╔══

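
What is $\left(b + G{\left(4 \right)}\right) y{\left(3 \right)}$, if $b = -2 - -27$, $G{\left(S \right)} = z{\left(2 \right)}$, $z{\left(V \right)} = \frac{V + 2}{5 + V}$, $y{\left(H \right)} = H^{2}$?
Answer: $\frac{1611}{7} \approx 230.14$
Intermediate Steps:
$z{\left(V \right)} = \frac{2 + V}{5 + V}$
$G{\left(S \right)} = \frac{4}{7}$ ($G{\left(S \right)} = \frac{2 + 2}{5 + 2} = \frac{1}{7} \cdot 4 = \frac{4}{7}$)
$b = 25$ ($b = -2 + 27 = 25$)
$\left(b + G{\left(4 \right)}\right) y{\left(3 \right)} = \left(25 + \frac{4}{7}\right) 3^{2} = \frac{179}{7} \cdot 9 = \frac{1611}{7}$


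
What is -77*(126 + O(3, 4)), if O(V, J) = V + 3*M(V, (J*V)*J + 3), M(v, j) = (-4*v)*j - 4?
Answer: 132363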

╚══

▶ **Task description**:
Your reply must consist of the number of lines in the material above that include "What", and nothing else.

▶ **Problem solution**:
2